TASK PROMPT: Copy out every line of the records where the string "basis" occurs.

RECORD EXTRACTS:

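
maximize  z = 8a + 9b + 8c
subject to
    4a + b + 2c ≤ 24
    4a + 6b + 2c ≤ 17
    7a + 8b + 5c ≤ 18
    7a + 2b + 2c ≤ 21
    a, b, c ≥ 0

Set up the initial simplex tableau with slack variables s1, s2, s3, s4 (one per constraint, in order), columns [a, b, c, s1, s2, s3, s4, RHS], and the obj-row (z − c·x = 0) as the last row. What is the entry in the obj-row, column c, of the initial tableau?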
==
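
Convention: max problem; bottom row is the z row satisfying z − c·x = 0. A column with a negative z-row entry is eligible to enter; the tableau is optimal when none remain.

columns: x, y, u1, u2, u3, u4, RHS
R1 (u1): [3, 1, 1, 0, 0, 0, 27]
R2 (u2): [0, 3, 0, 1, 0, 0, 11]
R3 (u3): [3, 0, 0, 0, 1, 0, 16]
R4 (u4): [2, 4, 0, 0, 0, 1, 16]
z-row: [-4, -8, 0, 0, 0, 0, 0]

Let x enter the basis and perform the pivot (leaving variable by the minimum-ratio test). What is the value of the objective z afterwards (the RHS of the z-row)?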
--
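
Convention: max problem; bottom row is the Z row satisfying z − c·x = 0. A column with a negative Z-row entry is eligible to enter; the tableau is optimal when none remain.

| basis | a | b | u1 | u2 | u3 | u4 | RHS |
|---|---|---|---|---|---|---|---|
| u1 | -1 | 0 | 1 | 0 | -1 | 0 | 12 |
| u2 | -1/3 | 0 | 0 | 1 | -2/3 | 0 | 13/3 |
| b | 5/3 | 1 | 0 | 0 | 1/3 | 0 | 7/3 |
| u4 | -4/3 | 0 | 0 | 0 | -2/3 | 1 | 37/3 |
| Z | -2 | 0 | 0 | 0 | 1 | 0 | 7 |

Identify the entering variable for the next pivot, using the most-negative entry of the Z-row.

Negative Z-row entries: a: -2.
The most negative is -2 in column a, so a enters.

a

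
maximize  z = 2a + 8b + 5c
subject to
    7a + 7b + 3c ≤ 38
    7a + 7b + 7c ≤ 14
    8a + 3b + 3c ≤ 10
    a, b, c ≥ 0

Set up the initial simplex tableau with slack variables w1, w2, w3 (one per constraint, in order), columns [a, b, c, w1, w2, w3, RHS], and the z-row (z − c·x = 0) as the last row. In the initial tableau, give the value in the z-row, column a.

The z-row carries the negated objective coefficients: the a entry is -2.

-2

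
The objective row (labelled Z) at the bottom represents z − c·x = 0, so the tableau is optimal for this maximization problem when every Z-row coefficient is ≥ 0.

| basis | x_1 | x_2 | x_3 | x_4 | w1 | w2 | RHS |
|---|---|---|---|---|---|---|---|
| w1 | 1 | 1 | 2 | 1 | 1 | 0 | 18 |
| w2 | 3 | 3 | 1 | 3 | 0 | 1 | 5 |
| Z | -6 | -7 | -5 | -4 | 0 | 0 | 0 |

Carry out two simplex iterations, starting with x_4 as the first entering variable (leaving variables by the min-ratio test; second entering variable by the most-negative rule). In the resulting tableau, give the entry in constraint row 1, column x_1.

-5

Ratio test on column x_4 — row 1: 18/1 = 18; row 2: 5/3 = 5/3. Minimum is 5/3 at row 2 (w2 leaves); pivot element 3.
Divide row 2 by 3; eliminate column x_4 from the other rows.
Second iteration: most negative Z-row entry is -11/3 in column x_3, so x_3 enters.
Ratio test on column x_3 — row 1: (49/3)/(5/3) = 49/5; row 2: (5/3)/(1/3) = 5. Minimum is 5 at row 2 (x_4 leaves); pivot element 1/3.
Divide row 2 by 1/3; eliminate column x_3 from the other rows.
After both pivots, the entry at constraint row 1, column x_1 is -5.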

EXERCISE OUTPUT:
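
Let x enter the basis and perform the pivot (leaving variable by the minimum-ratio test). What is the value of the objective z afterwards (the RHS of the z-row)?
| basis | a | b | u1 | u2 | u3 | u4 | RHS |
| basis | x_1 | x_2 | x_3 | x_4 | w1 | w2 | RHS |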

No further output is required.